Print, exactly as they appear in the listing below, the lines from the line with "#8 is the head." to the line with "The Compliance division at Cinder", with both end lines kept.

Segment Start: RECORDS FOR PROCESSING

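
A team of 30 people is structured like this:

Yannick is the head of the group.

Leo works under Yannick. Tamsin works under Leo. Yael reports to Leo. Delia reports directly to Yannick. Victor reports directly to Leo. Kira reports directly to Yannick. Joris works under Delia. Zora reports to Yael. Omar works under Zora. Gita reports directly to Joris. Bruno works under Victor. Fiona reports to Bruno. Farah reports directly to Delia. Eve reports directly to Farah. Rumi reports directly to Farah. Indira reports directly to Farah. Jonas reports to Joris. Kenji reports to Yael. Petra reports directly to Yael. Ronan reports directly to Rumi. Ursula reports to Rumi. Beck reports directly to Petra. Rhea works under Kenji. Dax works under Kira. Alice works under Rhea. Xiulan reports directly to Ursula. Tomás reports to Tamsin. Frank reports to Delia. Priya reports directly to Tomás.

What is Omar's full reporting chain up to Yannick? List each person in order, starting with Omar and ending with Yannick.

Omar -> Zora -> Yael -> Leo -> Yannick

Omar reports to Zora. Zora reports to Yael. Yael reports to Leo. Leo reports to Yannick. Yannick is at the top.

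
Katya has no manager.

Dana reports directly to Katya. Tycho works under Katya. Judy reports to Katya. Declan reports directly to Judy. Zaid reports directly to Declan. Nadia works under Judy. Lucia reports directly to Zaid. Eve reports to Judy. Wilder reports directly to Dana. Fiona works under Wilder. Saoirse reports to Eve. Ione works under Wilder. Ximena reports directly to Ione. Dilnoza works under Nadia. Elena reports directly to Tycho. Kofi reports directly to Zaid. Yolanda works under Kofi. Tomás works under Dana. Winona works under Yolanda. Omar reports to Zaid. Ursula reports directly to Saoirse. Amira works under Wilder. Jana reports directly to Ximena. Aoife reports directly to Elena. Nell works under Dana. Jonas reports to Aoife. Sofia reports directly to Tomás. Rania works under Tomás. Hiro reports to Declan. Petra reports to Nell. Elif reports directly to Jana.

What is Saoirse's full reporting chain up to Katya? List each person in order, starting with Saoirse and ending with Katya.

Saoirse reports to Eve. Eve reports to Judy. Judy reports to Katya. Katya is at the top.

Saoirse -> Eve -> Judy -> Katya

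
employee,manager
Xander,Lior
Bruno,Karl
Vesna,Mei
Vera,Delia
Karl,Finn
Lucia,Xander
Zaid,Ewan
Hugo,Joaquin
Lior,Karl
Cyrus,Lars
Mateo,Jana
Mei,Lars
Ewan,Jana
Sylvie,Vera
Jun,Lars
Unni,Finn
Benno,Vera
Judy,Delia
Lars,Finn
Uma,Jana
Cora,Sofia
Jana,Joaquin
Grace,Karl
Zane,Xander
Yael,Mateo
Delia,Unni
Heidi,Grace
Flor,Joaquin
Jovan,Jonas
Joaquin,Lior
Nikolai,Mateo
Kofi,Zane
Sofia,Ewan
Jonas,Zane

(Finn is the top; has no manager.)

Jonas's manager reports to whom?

Xander

Jonas reports to Zane, and Zane reports to Xander. So Jonas's skip-level manager is Xander.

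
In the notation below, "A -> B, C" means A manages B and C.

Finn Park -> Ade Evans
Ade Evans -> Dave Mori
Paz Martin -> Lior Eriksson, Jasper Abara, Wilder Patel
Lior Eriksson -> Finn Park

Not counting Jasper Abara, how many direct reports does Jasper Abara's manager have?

2

Jasper Abara reports to Paz Martin. Paz Martin's other direct reports are Lior Eriksson, Wilder Patel — 2 peers.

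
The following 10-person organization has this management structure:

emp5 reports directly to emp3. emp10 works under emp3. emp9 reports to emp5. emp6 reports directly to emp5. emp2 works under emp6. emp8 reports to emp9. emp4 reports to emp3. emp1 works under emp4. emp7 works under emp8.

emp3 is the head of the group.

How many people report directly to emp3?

emp3 directly manages emp5, emp10, emp4. That is 3 direct reports.

3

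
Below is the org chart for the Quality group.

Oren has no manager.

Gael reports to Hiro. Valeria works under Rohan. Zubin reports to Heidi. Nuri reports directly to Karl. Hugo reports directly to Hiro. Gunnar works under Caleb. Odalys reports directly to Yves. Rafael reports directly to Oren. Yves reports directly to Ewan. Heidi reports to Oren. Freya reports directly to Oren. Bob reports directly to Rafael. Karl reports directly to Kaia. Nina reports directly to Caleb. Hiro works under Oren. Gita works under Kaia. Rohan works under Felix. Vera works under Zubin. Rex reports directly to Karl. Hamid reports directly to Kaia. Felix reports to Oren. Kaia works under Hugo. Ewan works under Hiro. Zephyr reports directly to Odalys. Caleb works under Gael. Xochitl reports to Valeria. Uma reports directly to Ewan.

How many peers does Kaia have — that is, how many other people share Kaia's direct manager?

0

Kaia reports to Hugo, and Hugo has no other direct reports. Kaia has 0 peers.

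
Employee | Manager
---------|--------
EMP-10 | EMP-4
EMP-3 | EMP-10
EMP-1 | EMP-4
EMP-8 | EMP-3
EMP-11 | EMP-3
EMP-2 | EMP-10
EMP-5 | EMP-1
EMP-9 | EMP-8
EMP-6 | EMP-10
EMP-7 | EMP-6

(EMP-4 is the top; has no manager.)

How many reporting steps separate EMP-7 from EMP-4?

3

Chain from EMP-7 up to EMP-4: EMP-7 → EMP-6 → EMP-10 → EMP-4. That is 3 steps up, so EMP-7 is 3 levels below EMP-4.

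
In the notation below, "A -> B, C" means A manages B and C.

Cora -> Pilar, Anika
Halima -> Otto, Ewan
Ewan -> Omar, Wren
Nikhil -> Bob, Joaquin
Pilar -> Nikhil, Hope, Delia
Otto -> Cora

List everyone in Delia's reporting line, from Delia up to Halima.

Delia reports to Pilar. Pilar reports to Cora. Cora reports to Otto. Otto reports to Halima. Halima is at the top.

Delia -> Pilar -> Cora -> Otto -> Halima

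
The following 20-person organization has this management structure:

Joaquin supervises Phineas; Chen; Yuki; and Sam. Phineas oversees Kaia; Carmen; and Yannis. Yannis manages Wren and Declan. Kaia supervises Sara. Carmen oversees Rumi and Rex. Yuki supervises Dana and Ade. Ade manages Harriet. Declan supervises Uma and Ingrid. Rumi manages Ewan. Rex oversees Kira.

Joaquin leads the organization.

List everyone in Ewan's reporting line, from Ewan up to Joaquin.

Ewan reports to Rumi. Rumi reports to Carmen. Carmen reports to Phineas. Phineas reports to Joaquin. Joaquin is at the top.

Ewan -> Rumi -> Carmen -> Phineas -> Joaquin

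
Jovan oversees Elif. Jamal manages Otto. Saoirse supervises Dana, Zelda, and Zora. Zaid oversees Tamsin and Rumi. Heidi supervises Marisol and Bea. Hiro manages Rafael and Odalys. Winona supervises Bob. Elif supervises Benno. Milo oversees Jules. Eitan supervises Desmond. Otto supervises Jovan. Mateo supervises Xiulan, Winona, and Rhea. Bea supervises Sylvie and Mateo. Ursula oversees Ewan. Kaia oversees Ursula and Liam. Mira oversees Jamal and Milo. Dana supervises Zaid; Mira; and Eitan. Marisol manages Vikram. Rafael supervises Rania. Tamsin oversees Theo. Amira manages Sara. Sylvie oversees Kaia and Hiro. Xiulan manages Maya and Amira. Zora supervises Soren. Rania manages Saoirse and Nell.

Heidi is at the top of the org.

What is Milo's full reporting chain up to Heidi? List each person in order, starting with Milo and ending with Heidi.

Milo reports to Mira. Mira reports to Dana. Dana reports to Saoirse. Saoirse reports to Rania. Rania reports to Rafael. Rafael reports to Hiro. Hiro reports to Sylvie. Sylvie reports to Bea. Bea reports to Heidi. Heidi is at the top.

Milo -> Mira -> Dana -> Saoirse -> Rania -> Rafael -> Hiro -> Sylvie -> Bea -> Heidi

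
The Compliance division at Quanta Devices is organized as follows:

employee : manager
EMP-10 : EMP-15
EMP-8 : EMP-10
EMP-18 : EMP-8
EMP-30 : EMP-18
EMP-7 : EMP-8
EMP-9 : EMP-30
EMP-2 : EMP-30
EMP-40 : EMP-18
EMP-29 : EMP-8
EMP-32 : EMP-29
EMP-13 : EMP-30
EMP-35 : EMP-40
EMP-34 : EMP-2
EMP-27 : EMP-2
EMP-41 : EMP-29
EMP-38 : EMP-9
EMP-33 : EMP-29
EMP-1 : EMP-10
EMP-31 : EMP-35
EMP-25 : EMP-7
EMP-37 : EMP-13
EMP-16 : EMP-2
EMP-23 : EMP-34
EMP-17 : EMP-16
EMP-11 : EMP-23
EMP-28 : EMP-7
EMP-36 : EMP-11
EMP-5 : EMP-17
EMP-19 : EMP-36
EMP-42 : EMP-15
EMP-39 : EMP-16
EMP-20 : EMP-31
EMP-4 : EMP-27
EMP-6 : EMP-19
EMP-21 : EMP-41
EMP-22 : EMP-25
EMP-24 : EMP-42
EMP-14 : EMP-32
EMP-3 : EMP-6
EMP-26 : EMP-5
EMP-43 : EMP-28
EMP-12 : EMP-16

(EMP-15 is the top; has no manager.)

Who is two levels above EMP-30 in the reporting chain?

EMP-8

EMP-30 reports to EMP-18, and EMP-18 reports to EMP-8. So EMP-30's skip-level manager is EMP-8.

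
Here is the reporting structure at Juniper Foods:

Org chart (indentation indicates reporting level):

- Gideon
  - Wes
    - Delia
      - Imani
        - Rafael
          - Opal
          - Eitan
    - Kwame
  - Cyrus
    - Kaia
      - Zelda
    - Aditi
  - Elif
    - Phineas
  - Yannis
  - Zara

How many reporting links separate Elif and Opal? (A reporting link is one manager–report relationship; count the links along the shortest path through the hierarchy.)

Elif is 1 level below Gideon, and Opal is 5 levels below Gideon (their lowest common manager). The shortest path runs up from Elif to Gideon and back down to Opal: 1 + 5 = 6 links.

6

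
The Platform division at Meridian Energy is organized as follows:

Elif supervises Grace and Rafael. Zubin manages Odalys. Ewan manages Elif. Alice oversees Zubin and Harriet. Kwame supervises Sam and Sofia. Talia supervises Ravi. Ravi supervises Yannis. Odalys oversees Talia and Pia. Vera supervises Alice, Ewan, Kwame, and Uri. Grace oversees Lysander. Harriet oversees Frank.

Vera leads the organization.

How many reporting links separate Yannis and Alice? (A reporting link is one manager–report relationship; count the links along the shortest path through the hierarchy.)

Yannis is in Alice's organization: the chain from Yannis up to Alice is Yannis → Ravi → Talia → Odalys → Zubin → Alice, which is 5 links.

5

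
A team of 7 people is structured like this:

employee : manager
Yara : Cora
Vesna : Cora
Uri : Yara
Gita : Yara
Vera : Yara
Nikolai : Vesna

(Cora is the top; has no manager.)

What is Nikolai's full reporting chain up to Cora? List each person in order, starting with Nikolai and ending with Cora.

Nikolai -> Vesna -> Cora

Nikolai reports to Vesna. Vesna reports to Cora. Cora is at the top.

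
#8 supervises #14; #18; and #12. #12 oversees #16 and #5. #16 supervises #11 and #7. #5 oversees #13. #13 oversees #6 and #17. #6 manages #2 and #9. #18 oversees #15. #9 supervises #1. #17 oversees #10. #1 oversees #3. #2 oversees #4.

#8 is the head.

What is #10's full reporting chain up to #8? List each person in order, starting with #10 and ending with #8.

#10 -> #17 -> #13 -> #5 -> #12 -> #8

#10 reports to #17. #17 reports to #13. #13 reports to #5. #5 reports to #12. #12 reports to #8. #8 is at the top.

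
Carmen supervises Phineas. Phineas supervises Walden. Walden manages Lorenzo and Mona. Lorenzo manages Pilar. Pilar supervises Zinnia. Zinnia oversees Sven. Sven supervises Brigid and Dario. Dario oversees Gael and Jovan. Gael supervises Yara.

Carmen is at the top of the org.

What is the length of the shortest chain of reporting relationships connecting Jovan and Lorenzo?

5

Jovan is in Lorenzo's organization: the chain from Jovan up to Lorenzo is Jovan → Dario → Sven → Zinnia → Pilar → Lorenzo, which is 5 links.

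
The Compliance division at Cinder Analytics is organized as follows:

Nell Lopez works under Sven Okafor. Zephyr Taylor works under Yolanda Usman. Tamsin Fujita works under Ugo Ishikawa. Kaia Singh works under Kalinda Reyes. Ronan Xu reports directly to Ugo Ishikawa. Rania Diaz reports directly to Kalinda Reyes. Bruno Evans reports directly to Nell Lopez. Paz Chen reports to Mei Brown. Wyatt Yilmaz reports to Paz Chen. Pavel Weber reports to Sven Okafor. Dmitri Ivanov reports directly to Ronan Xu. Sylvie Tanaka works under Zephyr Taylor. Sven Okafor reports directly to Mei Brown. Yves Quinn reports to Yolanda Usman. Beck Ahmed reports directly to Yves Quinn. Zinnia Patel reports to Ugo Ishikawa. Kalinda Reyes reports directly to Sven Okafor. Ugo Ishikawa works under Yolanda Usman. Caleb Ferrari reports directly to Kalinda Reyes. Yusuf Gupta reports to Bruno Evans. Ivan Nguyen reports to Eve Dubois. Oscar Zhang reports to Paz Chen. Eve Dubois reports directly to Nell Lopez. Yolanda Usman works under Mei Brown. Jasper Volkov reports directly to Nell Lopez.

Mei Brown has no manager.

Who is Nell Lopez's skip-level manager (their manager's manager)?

Nell Lopez reports to Sven Okafor, and Sven Okafor reports to Mei Brown. So Nell Lopez's skip-level manager is Mei Brown.

Mei Brown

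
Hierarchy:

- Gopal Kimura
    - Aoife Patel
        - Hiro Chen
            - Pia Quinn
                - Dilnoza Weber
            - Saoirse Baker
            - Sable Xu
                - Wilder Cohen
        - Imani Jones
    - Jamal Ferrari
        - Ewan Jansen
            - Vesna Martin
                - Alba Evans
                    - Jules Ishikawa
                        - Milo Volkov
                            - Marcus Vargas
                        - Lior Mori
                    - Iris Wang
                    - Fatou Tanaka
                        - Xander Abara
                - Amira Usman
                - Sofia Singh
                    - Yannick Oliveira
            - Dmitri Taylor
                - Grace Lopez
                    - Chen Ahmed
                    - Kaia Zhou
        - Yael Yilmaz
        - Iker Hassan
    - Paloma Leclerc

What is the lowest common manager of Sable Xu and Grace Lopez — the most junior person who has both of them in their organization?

Gopal Kimura

Sable Xu's chain of managers is Hiro Chen, Aoife Patel, Gopal Kimura. Grace Lopez's chain of managers is Dmitri Taylor, Ewan Jansen, Jamal Ferrari, Gopal Kimura. The first manager that appears in both chains is Gopal Kimura.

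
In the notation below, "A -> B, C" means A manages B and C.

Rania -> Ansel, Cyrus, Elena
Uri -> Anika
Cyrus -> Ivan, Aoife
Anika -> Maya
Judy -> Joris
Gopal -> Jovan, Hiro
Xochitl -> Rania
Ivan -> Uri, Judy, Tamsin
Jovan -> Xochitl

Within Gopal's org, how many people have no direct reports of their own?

The people in Gopal's organization with no one reporting to them are Hiro, Elena, Aoife, Tamsin, Joris, Maya, Ansel. That is 7.

7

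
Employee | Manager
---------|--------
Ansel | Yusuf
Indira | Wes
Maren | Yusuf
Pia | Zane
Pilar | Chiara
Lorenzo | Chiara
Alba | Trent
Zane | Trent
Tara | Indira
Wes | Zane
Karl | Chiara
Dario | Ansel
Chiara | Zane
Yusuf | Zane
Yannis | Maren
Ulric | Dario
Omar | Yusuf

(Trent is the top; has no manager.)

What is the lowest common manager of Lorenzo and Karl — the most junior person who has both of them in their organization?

Lorenzo's chain of managers is Chiara, Zane, Trent. Karl's chain of managers is Chiara, Zane, Trent. The first manager that appears in both chains is Chiara.

Chiara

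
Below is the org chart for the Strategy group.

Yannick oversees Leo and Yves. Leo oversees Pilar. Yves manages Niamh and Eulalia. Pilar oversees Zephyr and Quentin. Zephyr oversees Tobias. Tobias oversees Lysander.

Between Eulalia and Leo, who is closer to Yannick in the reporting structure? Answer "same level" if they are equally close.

Eulalia is 2 levels below Yannick; Leo is 1. Leo is higher.

Leo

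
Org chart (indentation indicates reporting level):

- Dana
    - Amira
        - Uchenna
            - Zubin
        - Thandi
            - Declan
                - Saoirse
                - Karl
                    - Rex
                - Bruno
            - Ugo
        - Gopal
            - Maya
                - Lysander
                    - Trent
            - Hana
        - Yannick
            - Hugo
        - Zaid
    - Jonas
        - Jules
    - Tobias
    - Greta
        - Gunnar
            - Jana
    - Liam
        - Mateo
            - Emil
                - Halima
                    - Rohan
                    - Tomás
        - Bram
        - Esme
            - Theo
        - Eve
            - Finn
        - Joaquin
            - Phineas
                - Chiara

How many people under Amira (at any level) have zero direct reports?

The people in Amira's organization with no one reporting to them are Zaid, Hugo, Hana, Trent, Ugo, Bruno, Rex, Saoirse, Zubin. That is 9.

9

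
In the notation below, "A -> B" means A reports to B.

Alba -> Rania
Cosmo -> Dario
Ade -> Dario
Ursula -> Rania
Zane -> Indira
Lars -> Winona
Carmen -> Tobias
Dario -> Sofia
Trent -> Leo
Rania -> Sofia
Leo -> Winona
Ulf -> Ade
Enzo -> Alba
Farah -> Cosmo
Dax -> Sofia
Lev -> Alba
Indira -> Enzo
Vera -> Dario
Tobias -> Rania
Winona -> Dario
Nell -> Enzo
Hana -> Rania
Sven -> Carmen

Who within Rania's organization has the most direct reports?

Direct-report counts within Rania's organization: Rania has 4; Alba has 2; Enzo has 2; Indira has 1; Tobias has 1; Carmen has 1. The largest is 4, held by Rania.

Rania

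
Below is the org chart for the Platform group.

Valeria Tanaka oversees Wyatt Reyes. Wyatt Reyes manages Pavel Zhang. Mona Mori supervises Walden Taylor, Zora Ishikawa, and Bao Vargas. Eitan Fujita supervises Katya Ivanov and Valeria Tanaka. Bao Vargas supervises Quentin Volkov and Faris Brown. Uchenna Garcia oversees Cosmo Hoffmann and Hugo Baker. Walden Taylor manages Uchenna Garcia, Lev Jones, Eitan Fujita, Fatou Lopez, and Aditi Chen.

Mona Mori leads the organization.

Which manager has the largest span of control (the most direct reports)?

Direct-report counts: Mona Mori has 3; Bao Vargas has 2; Walden Taylor has 5; Uchenna Garcia has 2; Eitan Fujita has 2; Valeria Tanaka has 1; Wyatt Reyes has 1. The largest is 5, held by Walden Taylor.

Walden Taylor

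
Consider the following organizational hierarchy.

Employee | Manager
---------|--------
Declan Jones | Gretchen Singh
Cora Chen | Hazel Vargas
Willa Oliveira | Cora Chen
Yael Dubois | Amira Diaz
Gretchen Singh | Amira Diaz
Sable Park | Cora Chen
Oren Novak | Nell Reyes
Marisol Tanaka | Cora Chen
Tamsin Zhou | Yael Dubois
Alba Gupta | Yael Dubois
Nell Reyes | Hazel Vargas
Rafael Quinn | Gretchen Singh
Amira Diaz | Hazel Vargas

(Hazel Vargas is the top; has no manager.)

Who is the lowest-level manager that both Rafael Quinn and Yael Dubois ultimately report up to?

Rafael Quinn's chain of managers is Gretchen Singh, Amira Diaz, Hazel Vargas. Yael Dubois's chain of managers is Amira Diaz, Hazel Vargas. The first manager that appears in both chains is Amira Diaz.

Amira Diaz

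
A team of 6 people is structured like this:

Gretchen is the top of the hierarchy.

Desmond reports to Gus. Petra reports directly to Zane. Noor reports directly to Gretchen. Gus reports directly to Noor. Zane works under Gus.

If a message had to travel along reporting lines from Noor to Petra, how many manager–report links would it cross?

Petra is in Noor's organization: the chain from Petra up to Noor is Petra → Zane → Gus → Noor, which is 3 links.

3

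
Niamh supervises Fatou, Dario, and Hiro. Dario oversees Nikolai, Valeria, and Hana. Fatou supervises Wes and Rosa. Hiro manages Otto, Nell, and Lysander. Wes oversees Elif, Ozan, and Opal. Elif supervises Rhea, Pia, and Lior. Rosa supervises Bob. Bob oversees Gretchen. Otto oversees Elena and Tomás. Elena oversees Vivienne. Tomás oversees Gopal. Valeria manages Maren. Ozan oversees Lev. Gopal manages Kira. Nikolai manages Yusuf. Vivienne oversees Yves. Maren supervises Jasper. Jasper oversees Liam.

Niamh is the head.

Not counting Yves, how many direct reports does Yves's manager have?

Yves reports to Vivienne, and Vivienne has no other direct reports. Yves has 0 peers.

0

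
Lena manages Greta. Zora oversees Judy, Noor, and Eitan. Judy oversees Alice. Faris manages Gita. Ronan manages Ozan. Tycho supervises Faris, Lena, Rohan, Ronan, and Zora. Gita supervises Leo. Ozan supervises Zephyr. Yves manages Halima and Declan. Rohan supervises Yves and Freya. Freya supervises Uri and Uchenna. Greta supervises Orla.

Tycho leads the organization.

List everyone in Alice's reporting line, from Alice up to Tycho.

Alice reports to Judy. Judy reports to Zora. Zora reports to Tycho. Tycho is at the top.

Alice -> Judy -> Zora -> Tycho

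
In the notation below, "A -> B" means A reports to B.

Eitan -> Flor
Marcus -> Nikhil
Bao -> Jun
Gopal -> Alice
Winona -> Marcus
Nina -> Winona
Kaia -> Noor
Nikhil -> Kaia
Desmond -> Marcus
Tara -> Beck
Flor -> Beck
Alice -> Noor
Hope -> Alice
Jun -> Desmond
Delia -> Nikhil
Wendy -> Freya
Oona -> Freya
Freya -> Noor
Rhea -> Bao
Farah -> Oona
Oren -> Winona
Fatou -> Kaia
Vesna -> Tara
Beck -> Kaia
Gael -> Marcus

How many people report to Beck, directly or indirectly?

4

Beck directly manages Flor, Tara. Under Flor: Eitan (1). Under Tara: Vesna (1). So Beck's organization is 2 direct reports plus everyone under them: 2 + 2 = 4.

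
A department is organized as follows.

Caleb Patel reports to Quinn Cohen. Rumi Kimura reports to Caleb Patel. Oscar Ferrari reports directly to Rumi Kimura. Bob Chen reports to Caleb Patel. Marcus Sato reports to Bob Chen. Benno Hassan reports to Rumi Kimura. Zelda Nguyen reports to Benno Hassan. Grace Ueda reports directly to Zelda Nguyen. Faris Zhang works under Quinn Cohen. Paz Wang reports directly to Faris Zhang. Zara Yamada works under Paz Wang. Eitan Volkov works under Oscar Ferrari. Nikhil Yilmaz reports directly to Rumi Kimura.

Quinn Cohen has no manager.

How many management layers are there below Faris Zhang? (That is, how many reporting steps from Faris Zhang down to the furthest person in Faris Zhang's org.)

The longest chain under Faris Zhang runs Faris Zhang → Paz Wang → Zara Yamada, which is 2 levels below Faris Zhang.

2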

Segment End: RECORDS FOR PROCESSING

* RESULT OF THE EXERCISE
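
#8 is the head.

What is #10's full reporting chain up to #8? List each person in order, starting with #10 and ending with #8.

#10 -> #17 -> #13 -> #5 -> #12 -> #8

#10 reports to #17. #17 reports to #13. #13 reports to #5. #5 reports to #12. #12 reports to #8. #8 is at the top.

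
Carmen supervises Phineas. Phineas supervises Walden. Walden manages Lorenzo and Mona. Lorenzo manages Pilar. Pilar supervises Zinnia. Zinnia oversees Sven. Sven supervises Brigid and Dario. Dario oversees Gael and Jovan. Gael supervises Yara.

Carmen is at the top of the org.

What is the length of the shortest chain of reporting relationships connecting Jovan and Lorenzo?

5

Jovan is in Lorenzo's organization: the chain from Jovan up to Lorenzo is Jovan → Dario → Sven → Zinnia → Pilar → Lorenzo, which is 5 links.

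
The Compliance division at Cinder Analytics is organized as follows: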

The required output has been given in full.